Prompt
Please set down all of the data below verbatim.

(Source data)
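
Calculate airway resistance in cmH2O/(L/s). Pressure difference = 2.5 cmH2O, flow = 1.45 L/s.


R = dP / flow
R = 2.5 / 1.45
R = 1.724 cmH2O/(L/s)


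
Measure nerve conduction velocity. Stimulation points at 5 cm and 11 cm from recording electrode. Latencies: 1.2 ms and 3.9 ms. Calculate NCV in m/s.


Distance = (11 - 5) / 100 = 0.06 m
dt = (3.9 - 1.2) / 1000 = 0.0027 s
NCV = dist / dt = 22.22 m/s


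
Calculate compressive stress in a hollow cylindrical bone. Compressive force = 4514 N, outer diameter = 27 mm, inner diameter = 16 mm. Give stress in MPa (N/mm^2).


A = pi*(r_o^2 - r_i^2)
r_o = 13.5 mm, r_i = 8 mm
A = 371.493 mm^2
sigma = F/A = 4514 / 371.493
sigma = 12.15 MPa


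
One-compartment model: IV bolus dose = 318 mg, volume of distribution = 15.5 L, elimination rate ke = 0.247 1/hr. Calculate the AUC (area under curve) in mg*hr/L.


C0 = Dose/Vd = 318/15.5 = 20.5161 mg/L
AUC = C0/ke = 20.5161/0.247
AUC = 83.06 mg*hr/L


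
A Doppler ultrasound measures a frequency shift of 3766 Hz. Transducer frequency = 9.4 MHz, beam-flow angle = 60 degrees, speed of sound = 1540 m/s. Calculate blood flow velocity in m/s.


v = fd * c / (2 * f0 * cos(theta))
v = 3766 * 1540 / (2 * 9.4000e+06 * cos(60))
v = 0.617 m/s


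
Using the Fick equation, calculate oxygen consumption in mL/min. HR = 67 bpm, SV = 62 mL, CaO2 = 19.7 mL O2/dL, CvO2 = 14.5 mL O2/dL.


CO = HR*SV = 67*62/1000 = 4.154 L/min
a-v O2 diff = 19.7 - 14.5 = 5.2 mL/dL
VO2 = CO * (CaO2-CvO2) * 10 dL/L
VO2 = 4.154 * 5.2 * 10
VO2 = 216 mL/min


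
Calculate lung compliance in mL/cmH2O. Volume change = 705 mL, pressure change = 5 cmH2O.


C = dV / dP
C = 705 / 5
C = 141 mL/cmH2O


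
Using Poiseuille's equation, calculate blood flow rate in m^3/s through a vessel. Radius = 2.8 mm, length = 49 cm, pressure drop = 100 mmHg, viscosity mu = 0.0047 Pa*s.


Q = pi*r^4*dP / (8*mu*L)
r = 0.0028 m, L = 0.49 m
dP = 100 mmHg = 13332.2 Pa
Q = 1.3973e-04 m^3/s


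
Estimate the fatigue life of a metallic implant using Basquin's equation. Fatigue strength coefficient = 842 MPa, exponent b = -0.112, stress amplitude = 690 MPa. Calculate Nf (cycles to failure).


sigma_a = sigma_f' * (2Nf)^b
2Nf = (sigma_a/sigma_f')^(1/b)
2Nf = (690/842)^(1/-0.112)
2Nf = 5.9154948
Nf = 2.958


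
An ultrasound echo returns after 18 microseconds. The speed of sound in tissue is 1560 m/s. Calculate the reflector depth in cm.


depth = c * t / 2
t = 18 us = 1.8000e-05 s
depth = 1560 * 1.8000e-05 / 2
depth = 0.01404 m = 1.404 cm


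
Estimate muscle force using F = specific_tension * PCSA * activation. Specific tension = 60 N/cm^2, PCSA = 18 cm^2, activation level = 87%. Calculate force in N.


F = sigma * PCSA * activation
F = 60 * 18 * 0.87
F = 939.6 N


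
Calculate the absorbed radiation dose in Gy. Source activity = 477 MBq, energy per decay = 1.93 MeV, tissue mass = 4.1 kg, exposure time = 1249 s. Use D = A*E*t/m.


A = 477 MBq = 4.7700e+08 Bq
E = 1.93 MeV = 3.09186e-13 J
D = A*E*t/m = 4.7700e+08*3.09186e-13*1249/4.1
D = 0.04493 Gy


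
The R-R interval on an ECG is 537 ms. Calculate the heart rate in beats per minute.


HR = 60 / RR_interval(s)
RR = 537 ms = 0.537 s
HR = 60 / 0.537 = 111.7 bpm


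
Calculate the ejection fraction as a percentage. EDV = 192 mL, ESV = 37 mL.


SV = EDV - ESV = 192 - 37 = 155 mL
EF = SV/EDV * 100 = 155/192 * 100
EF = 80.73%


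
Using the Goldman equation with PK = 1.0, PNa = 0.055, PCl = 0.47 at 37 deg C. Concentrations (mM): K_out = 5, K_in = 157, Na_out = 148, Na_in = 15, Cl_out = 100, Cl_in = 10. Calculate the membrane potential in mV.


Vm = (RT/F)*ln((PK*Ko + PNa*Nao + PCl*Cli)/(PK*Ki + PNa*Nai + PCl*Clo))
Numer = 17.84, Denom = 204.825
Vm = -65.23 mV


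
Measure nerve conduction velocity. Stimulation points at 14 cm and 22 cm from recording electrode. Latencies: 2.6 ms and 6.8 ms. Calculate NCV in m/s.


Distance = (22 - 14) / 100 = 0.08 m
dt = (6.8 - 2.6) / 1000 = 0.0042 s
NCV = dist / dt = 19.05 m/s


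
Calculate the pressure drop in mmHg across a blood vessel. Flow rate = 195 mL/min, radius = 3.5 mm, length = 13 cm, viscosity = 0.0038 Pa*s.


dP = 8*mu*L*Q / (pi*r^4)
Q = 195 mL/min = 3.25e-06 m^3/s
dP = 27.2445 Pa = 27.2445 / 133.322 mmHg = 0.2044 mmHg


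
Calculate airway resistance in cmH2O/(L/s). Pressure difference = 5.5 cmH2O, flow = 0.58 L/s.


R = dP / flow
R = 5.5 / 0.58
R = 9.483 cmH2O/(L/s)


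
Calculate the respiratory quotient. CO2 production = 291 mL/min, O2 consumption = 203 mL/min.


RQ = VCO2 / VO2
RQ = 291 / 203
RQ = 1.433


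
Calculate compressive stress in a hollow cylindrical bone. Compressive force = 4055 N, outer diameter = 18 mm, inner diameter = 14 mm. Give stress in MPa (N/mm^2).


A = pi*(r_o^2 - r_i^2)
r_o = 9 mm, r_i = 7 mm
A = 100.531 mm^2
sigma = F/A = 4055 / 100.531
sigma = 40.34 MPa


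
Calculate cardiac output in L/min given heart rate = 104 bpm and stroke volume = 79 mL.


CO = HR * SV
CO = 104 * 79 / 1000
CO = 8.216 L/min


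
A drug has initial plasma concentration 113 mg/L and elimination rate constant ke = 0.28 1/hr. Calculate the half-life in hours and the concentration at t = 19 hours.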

Task output
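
Calculate airway resistance in cmH2O/(L/s). Pressure difference = 2.5 cmH2O, flow = 1.45 L/s.


R = dP / flow
R = 2.5 / 1.45
R = 1.724 cmH2O/(L/s)


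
Measure nerve conduction velocity. Stimulation points at 5 cm and 11 cm from recording electrode. Latencies: 1.2 ms and 3.9 ms. Calculate NCV in m/s.


Distance = (11 - 5) / 100 = 0.06 m
dt = (3.9 - 1.2) / 1000 = 0.0027 s
NCV = dist / dt = 22.22 m/s


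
Calculate compressive stress in a hollow cylindrical bone. Compressive force = 4514 N, outer diameter = 27 mm, inner diameter = 16 mm. Give stress in MPa (N/mm^2).


A = pi*(r_o^2 - r_i^2)
r_o = 13.5 mm, r_i = 8 mm
A = 371.493 mm^2
sigma = F/A = 4514 / 371.493
sigma = 12.15 MPa


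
One-compartment model: IV bolus dose = 318 mg, volume of distribution = 15.5 L, elimination rate ke = 0.247 1/hr. Calculate the AUC (area under curve) in mg*hr/L.


C0 = Dose/Vd = 318/15.5 = 20.5161 mg/L
AUC = C0/ke = 20.5161/0.247
AUC = 83.06 mg*hr/L


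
A Doppler ultrasound measures a frequency shift of 3766 Hz. Transducer frequency = 9.4 MHz, beam-flow angle = 60 degrees, speed of sound = 1540 m/s. Calculate blood flow velocity in m/s.


v = fd * c / (2 * f0 * cos(theta))
v = 3766 * 1540 / (2 * 9.4000e+06 * cos(60))
v = 0.617 m/s


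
Using the Fick equation, calculate oxygen consumption in mL/min. HR = 67 bpm, SV = 62 mL, CaO2 = 19.7 mL O2/dL, CvO2 = 14.5 mL O2/dL.


CO = HR*SV = 67*62/1000 = 4.154 L/min
a-v O2 diff = 19.7 - 14.5 = 5.2 mL/dL
VO2 = CO * (CaO2-CvO2) * 10 dL/L
VO2 = 4.154 * 5.2 * 10
VO2 = 216 mL/min


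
Calculate lung compliance in mL/cmH2O. Volume change = 705 mL, pressure change = 5 cmH2O.


C = dV / dP
C = 705 / 5
C = 141 mL/cmH2O


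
Using Poiseuille's equation, calculate blood flow rate in m^3/s through a vessel. Radius = 2.8 mm, length = 49 cm, pressure drop = 100 mmHg, viscosity mu = 0.0047 Pa*s.


Q = pi*r^4*dP / (8*mu*L)
r = 0.0028 m, L = 0.49 m
dP = 100 mmHg = 13332.2 Pa
Q = 1.3973e-04 m^3/s


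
Estimate the fatigue life of a metallic implant using Basquin's equation. Fatigue strength coefficient = 842 MPa, exponent b = -0.112, stress amplitude = 690 MPa. Calculate Nf (cycles to failure).


sigma_a = sigma_f' * (2Nf)^b
2Nf = (sigma_a/sigma_f')^(1/b)
2Nf = (690/842)^(1/-0.112)
2Nf = 5.9154948
Nf = 2.958


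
An ultrasound echo returns after 18 microseconds. The speed of sound in tissue is 1560 m/s. Calculate the reflector depth in cm.


depth = c * t / 2
t = 18 us = 1.8000e-05 s
depth = 1560 * 1.8000e-05 / 2
depth = 0.01404 m = 1.404 cm


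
Estimate muscle force using F = specific_tension * PCSA * activation. Specific tension = 60 N/cm^2, PCSA = 18 cm^2, activation level = 87%. Calculate force in N.


F = sigma * PCSA * activation
F = 60 * 18 * 0.87
F = 939.6 N


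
Calculate the absorbed radiation dose in Gy. Source activity = 477 MBq, energy per decay = 1.93 MeV, tissue mass = 4.1 kg, exposure time = 1249 s. Use D = A*E*t/m.


A = 477 MBq = 4.7700e+08 Bq
E = 1.93 MeV = 3.09186e-13 J
D = A*E*t/m = 4.7700e+08*3.09186e-13*1249/4.1
D = 0.04493 Gy


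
The R-R interval on an ECG is 537 ms. Calculate the heart rate in beats per minute.


HR = 60 / RR_interval(s)
RR = 537 ms = 0.537 s
HR = 60 / 0.537 = 111.7 bpm


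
Calculate the ejection fraction as a percentage. EDV = 192 mL, ESV = 37 mL.


SV = EDV - ESV = 192 - 37 = 155 mL
EF = SV/EDV * 100 = 155/192 * 100
EF = 80.73%


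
Using the Goldman equation with PK = 1.0, PNa = 0.055, PCl = 0.47 at 37 deg C. Concentrations (mM): K_out = 5, K_in = 157, Na_out = 148, Na_in = 15, Cl_out = 100, Cl_in = 10. Calculate the membrane potential in mV.


Vm = (RT/F)*ln((PK*Ko + PNa*Nao + PCl*Cli)/(PK*Ki + PNa*Nai + PCl*Clo))
Numer = 17.84, Denom = 204.825
Vm = -65.23 mV


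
Measure nerve conduction velocity. Stimulation points at 14 cm and 22 cm from recording electrode. Latencies: 2.6 ms and 6.8 ms. Calculate NCV in m/s.


Distance = (22 - 14) / 100 = 0.08 m
dt = (6.8 - 2.6) / 1000 = 0.0042 s
NCV = dist / dt = 19.05 m/s


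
Calculate the pressure drop in mmHg across a blood vessel. Flow rate = 195 mL/min, radius = 3.5 mm, length = 13 cm, viscosity = 0.0038 Pa*s.


dP = 8*mu*L*Q / (pi*r^4)
Q = 195 mL/min = 3.25e-06 m^3/s
dP = 27.2445 Pa = 27.2445 / 133.322 mmHg = 0.2044 mmHg


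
Calculate airway resistance in cmH2O/(L/s). Pressure difference = 5.5 cmH2O, flow = 0.58 L/s.


R = dP / flow
R = 5.5 / 0.58
R = 9.483 cmH2O/(L/s)


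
Calculate the respiratory quotient. CO2 production = 291 mL/min, O2 consumption = 203 mL/min.


RQ = VCO2 / VO2
RQ = 291 / 203
RQ = 1.433


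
Calculate compressive stress in a hollow cylindrical bone. Compressive force = 4055 N, outer diameter = 18 mm, inner diameter = 14 mm. Give stress in MPa (N/mm^2).


A = pi*(r_o^2 - r_i^2)
r_o = 9 mm, r_i = 7 mm
A = 100.531 mm^2
sigma = F/A = 4055 / 100.531
sigma = 40.34 MPa


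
Calculate cardiac output in L/min given heart rate = 104 bpm and stroke volume = 79 mL.


CO = HR * SV
CO = 104 * 79 / 1000
CO = 8.216 L/min


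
A drug has initial plasma concentration 113 mg/L and elimination rate constant ke = 0.28 1/hr. Calculate the half-life in hours and the concentration at t = 19 hours.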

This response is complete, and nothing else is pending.